WHAT YOU WILL DO - Nothing should be left out when you copy the entries below.
GIVEN DATA Block Start
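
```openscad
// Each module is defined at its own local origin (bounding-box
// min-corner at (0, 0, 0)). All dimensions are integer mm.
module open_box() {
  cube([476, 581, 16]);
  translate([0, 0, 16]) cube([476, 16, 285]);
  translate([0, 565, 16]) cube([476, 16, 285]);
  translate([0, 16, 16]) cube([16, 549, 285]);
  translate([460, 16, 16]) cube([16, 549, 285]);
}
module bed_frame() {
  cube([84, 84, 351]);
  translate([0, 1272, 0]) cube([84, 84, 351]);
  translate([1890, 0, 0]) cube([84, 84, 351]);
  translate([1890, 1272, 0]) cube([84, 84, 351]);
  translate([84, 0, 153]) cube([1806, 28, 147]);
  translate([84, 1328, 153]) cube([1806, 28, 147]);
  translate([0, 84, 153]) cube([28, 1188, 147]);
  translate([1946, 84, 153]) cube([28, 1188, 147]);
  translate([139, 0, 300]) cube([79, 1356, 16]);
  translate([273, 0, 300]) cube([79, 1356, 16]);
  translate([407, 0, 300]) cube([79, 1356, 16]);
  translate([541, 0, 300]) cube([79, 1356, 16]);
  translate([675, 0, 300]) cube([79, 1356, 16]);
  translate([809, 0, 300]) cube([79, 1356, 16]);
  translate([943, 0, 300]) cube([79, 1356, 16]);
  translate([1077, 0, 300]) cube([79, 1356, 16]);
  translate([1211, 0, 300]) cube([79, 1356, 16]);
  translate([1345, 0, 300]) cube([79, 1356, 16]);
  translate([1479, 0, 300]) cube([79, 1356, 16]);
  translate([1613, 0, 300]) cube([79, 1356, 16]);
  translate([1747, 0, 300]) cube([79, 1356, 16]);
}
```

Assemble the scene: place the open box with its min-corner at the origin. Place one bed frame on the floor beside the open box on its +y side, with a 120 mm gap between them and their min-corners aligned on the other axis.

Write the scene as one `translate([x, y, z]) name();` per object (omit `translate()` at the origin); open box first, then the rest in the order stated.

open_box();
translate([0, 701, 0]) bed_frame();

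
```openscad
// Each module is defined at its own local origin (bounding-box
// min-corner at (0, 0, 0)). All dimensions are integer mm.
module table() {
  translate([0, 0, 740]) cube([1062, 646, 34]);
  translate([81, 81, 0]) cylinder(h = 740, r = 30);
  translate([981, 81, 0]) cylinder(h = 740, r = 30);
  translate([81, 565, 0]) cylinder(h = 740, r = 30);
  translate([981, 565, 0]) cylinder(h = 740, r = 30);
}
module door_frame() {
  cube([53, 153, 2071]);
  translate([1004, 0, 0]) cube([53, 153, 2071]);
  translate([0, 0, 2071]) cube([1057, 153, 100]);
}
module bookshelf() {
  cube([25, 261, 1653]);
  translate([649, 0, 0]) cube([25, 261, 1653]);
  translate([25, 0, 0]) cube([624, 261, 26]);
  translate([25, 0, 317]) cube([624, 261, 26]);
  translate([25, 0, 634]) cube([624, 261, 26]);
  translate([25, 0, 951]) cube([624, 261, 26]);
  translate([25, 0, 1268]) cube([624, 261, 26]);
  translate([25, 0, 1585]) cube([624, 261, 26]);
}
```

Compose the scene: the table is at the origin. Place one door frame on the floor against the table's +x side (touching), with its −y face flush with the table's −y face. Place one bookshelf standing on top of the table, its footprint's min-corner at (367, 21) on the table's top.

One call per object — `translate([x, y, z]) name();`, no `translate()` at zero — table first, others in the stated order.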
GIVEN DATA Block End
EXERCISE RESULT -
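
```openscad
// Each module is defined at its own local origin (bounding-box
// min-corner at (0, 0, 0)). All dimensions are integer mm.
module open_box() {
  cube([476, 581, 16]);
  translate([0, 0, 16]) cube([476, 16, 285]);
  translate([0, 565, 16]) cube([476, 16, 285]);
  translate([0, 16, 16]) cube([16, 549, 285]);
  translate([460, 16, 16]) cube([16, 549, 285]);
}
module bed_frame() {
  cube([84, 84, 351]);
  translate([0, 1272, 0]) cube([84, 84, 351]);
  translate([1890, 0, 0]) cube([84, 84, 351]);
  translate([1890, 1272, 0]) cube([84, 84, 351]);
  translate([84, 0, 153]) cube([1806, 28, 147]);
  translate([84, 1328, 153]) cube([1806, 28, 147]);
  translate([0, 84, 153]) cube([28, 1188, 147]);
  translate([1946, 84, 153]) cube([28, 1188, 147]);
  translate([139, 0, 300]) cube([79, 1356, 16]);
  translate([273, 0, 300]) cube([79, 1356, 16]);
  translate([407, 0, 300]) cube([79, 1356, 16]);
  translate([541, 0, 300]) cube([79, 1356, 16]);
  translate([675, 0, 300]) cube([79, 1356, 16]);
  translate([809, 0, 300]) cube([79, 1356, 16]);
  translate([943, 0, 300]) cube([79, 1356, 16]);
  translate([1077, 0, 300]) cube([79, 1356, 16]);
  translate([1211, 0, 300]) cube([79, 1356, 16]);
  translate([1345, 0, 300]) cube([79, 1356, 16]);
  translate([1479, 0, 300]) cube([79, 1356, 16]);
  translate([1613, 0, 300]) cube([79, 1356, 16]);
  translate([1747, 0, 300]) cube([79, 1356, 16]);
}
```

Assemble the scene: place the open box with its min-corner at the origin. Place one bed frame on the floor beside the open box on its +y side, with a 120 mm gap between them and their min-corners aligned on the other axis.

Write the scene as one `translate([x, y, z]) name();` per object (omit `translate()` at the origin); open box first, then the rest in the order stated.

open_box();
translate([0, 701, 0]) bed_frame();

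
```openscad
// Each module is defined at its own local origin (bounding-box
// min-corner at (0, 0, 0)). All dimensions are integer mm.
module table() {
  translate([0, 0, 740]) cube([1062, 646, 34]);
  translate([81, 81, 0]) cylinder(h = 740, r = 30);
  translate([981, 81, 0]) cylinder(h = 740, r = 30);
  translate([81, 565, 0]) cylinder(h = 740, r = 30);
  translate([981, 565, 0]) cylinder(h = 740, r = 30);
}
module door_frame() {
  cube([53, 153, 2071]);
  translate([1004, 0, 0]) cube([53, 153, 2071]);
  translate([0, 0, 2071]) cube([1057, 153, 100]);
}
module bookshelf() {
  cube([25, 261, 1653]);
  translate([649, 0, 0]) cube([25, 261, 1653]);
  translate([25, 0, 0]) cube([624, 261, 26]);
  translate([25, 0, 317]) cube([624, 261, 26]);
  translate([25, 0, 634]) cube([624, 261, 26]);
  translate([25, 0, 951]) cube([624, 261, 26]);
  translate([25, 0, 1268]) cube([624, 261, 26]);
  translate([25, 0, 1585]) cube([624, 261, 26]);
}
```

Compose the scene: the table is at the origin. Place one door frame on the floor against the table's +x side (touching), with its −y face flush with the table's −y face. Place one bookshelf standing on top of the table, its footprint's min-corner at (367, 21) on the table's top.

One call per object — `translate([x, y, z]) name();`, no `translate()` at zero — table first, others in the stated order.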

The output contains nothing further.